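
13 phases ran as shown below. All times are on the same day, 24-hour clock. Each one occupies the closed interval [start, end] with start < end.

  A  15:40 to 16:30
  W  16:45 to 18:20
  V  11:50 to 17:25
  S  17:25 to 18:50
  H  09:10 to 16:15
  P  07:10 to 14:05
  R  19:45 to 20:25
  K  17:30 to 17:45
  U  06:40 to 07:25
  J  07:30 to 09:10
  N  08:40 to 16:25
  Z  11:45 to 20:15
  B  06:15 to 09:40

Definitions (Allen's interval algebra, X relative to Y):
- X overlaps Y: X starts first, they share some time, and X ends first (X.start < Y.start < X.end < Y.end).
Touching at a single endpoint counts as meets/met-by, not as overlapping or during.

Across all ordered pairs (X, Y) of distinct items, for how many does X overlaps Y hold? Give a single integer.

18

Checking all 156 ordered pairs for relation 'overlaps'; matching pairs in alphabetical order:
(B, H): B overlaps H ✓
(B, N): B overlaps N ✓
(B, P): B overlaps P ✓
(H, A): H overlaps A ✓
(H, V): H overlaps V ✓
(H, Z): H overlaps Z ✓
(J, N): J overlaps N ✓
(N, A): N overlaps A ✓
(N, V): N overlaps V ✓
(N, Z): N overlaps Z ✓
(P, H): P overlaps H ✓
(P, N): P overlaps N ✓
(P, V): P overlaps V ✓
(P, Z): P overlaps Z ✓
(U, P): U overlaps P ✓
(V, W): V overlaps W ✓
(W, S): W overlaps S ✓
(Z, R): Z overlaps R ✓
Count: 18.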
+ + + +
Work request
Beginning at the line with "17:30 to 17:45", write out each line exactly as it stands until the listing ends, and add nothing.

Answer to this task
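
  K  17:30 to 17:45
  U  06:40 to 07:25
  J  07:30 to 09:10
  N  08:40 to 16:25
  Z  11:45 to 20:15
  B  06:15 to 09:40

Definitions (Allen's interval algebra, X relative to Y):
- X overlaps Y: X starts first, they share some time, and X ends first (X.start < Y.start < X.end < Y.end).
Touching at a single endpoint counts as meets/met-by, not as overlapping or during.

Across all ordered pairs (X, Y) of distinct items, for how many does X overlaps Y hold? Give a single integer.

18

Checking all 156 ordered pairs for relation 'overlaps'; matching pairs in alphabetical order:
(B, H): B overlaps H ✓
(B, N): B overlaps N ✓
(B, P): B overlaps P ✓
(H, A): H overlaps A ✓
(H, V): H overlaps V ✓
(H, Z): H overlaps Z ✓
(J, N): J overlaps N ✓
(N, A): N overlaps A ✓
(N, V): N overlaps V ✓
(N, Z): N overlaps Z ✓
(P, H): P overlaps H ✓
(P, N): P overlaps N ✓
(P, V): P overlaps V ✓
(P, Z): P overlaps Z ✓
(U, P): U overlaps P ✓
(V, W): V overlaps W ✓
(W, S): W overlaps S ✓
(Z, R): Z overlaps R ✓
Count: 18.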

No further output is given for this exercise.